Your output should be the entries below, exact in every detail.

----

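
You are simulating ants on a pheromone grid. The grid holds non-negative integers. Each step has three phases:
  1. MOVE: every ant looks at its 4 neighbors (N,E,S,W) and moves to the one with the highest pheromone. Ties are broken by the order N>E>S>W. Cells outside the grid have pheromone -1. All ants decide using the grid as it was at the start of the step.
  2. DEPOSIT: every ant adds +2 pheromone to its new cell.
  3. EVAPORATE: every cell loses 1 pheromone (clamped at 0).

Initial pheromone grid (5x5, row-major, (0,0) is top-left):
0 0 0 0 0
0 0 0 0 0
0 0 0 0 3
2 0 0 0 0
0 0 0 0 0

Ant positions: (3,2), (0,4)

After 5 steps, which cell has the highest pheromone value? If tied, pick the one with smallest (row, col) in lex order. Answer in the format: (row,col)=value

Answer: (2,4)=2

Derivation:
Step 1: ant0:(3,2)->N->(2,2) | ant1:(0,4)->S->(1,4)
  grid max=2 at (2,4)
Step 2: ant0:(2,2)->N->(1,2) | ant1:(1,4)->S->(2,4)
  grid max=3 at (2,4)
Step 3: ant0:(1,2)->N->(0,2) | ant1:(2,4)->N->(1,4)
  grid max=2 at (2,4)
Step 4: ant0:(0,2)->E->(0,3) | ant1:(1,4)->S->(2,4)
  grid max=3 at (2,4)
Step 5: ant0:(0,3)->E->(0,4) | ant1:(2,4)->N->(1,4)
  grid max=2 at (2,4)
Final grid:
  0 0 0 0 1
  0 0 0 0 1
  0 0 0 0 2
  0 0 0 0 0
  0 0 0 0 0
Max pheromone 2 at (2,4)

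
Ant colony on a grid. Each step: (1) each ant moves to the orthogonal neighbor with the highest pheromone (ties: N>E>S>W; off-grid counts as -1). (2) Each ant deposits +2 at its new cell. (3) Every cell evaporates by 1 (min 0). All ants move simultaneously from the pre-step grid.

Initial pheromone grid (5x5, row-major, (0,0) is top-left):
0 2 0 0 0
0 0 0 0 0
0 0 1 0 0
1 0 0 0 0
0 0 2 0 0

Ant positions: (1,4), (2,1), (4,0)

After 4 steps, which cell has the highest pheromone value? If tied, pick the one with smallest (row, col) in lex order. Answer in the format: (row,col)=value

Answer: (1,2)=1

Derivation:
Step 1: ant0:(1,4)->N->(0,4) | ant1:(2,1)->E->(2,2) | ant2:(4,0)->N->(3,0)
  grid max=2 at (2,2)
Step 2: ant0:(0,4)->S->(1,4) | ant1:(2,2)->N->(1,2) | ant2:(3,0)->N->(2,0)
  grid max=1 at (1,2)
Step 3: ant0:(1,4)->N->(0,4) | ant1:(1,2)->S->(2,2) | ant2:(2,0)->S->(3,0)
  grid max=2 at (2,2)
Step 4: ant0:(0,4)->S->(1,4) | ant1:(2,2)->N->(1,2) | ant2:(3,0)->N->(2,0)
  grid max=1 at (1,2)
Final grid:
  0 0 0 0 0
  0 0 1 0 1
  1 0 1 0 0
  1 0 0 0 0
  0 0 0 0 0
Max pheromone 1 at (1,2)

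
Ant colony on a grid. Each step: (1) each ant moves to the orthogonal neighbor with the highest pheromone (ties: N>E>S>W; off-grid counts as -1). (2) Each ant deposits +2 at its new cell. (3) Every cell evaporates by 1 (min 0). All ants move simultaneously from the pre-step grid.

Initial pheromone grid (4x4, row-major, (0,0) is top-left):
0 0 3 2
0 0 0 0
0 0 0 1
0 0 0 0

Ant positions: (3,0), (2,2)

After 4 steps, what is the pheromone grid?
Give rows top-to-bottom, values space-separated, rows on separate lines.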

----

**EXERCISE SOLUTION**
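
You are simulating ants on a pheromone grid. The grid holds non-negative integers. Each step has three phases:
  1. MOVE: every ant looks at its 4 neighbors (N,E,S,W) and moves to the one with the highest pheromone. Ties are broken by the order N>E>S>W. Cells outside the grid have pheromone -1. All ants decide using the grid as it was at the start of the step.
  2. DEPOSIT: every ant adds +2 pheromone to its new cell.
  3. EVAPORATE: every cell loses 1 pheromone (clamped at 0).

Initial pheromone grid (5x5, row-major, (0,0) is top-left):
0 0 0 0 0
0 0 0 0 0
0 0 0 0 3
2 0 0 0 0
0 0 0 0 0

Ant positions: (3,2), (0,4)

After 5 steps, which cell has the highest pheromone value? If tied, pick the one with smallest (row, col) in lex order. Answer in the format: (row,col)=value

Answer: (2,4)=2

Derivation:
Step 1: ant0:(3,2)->N->(2,2) | ant1:(0,4)->S->(1,4)
  grid max=2 at (2,4)
Step 2: ant0:(2,2)->N->(1,2) | ant1:(1,4)->S->(2,4)
  grid max=3 at (2,4)
Step 3: ant0:(1,2)->N->(0,2) | ant1:(2,4)->N->(1,4)
  grid max=2 at (2,4)
Step 4: ant0:(0,2)->E->(0,3) | ant1:(1,4)->S->(2,4)
  grid max=3 at (2,4)
Step 5: ant0:(0,3)->E->(0,4) | ant1:(2,4)->N->(1,4)
  grid max=2 at (2,4)
Final grid:
  0 0 0 0 1
  0 0 0 0 1
  0 0 0 0 2
  0 0 0 0 0
  0 0 0 0 0
Max pheromone 2 at (2,4)

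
Ant colony on a grid. Each step: (1) each ant moves to the orthogonal neighbor with the highest pheromone (ties: N>E>S>W; off-grid counts as -1). (2) Each ant deposits +2 at its new cell. (3) Every cell evaporates by 1 (min 0). All ants move simultaneously from the pre-step grid.

Initial pheromone grid (5x5, row-major, (0,0) is top-left):
0 2 0 0 0
0 0 0 0 0
0 0 1 0 0
1 0 0 0 0
0 0 2 0 0

Ant positions: (1,4), (2,1), (4,0)

After 4 steps, which cell has the highest pheromone value? If tied, pick the one with smallest (row, col) in lex order. Answer in the format: (row,col)=value

Answer: (1,2)=1

Derivation:
Step 1: ant0:(1,4)->N->(0,4) | ant1:(2,1)->E->(2,2) | ant2:(4,0)->N->(3,0)
  grid max=2 at (2,2)
Step 2: ant0:(0,4)->S->(1,4) | ant1:(2,2)->N->(1,2) | ant2:(3,0)->N->(2,0)
  grid max=1 at (1,2)
Step 3: ant0:(1,4)->N->(0,4) | ant1:(1,2)->S->(2,2) | ant2:(2,0)->S->(3,0)
  grid max=2 at (2,2)
Step 4: ant0:(0,4)->S->(1,4) | ant1:(2,2)->N->(1,2) | ant2:(3,0)->N->(2,0)
  grid max=1 at (1,2)
Final grid:
  0 0 0 0 0
  0 0 1 0 1
  1 0 1 0 0
  1 0 0 0 0
  0 0 0 0 0
Max pheromone 1 at (1,2)

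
Ant colony on a grid. Each step: (1) each ant moves to the orthogonal neighbor with the highest pheromone (ties: N>E>S>W; off-grid counts as -1). (2) Each ant deposits +2 at its new cell. (3) Every cell evaporates by 1 (min 0). All ants move simultaneously from the pre-step grid.

Initial pheromone grid (4x4, row-major, (0,0) is top-left):
0 0 3 2
0 0 0 0
0 0 0 1
0 0 0 0

Ant positions: (3,0), (2,2)

After 4 steps, what is the pheromone grid?
Give rows top-to-bottom, values space-separated, rows on separate lines.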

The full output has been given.